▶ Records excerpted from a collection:
┄┄┄┄┄┄

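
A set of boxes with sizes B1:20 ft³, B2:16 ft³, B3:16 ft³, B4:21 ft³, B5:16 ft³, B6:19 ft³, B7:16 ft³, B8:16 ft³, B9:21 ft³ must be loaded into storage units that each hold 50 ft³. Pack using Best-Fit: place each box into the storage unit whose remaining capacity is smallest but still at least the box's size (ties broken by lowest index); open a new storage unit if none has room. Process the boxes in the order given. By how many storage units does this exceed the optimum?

Best-Fit: [20,16] [16,21] [16,19] [16,16] [21] → 5 storage units.
Total size 161 ft³; any packing needs at least ⌈161/50⌉ = 4 storage units.
An optimal packing achieves that bound: [21,21] [20,19] [16,16,16] [16,16] → 4 storage units.
Excess: 5 − 4 = 1.

1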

┄┄┄┄┄┄

▶ TO DO:
Having gone through the data above, repeat it exactly.

▶ COMPLETED TASK:
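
A set of boxes with sizes B1:20 ft³, B2:16 ft³, B3:16 ft³, B4:21 ft³, B5:16 ft³, B6:19 ft³, B7:16 ft³, B8:16 ft³, B9:21 ft³ must be loaded into storage units that each hold 50 ft³. Pack using Best-Fit: place each box into the storage unit whose remaining capacity is smallest but still at least the box's size (ties broken by lowest index); open a new storage unit if none has room. Process the boxes in the order given. By how many storage units does this exceed the optimum?

Best-Fit: [20,16] [16,21] [16,19] [16,16] [21] → 5 storage units.
Total size 161 ft³; any packing needs at least ⌈161/50⌉ = 4 storage units.
An optimal packing achieves that bound: [21,21] [20,19] [16,16,16] [16,16] → 4 storage units.
Excess: 5 − 4 = 1.

1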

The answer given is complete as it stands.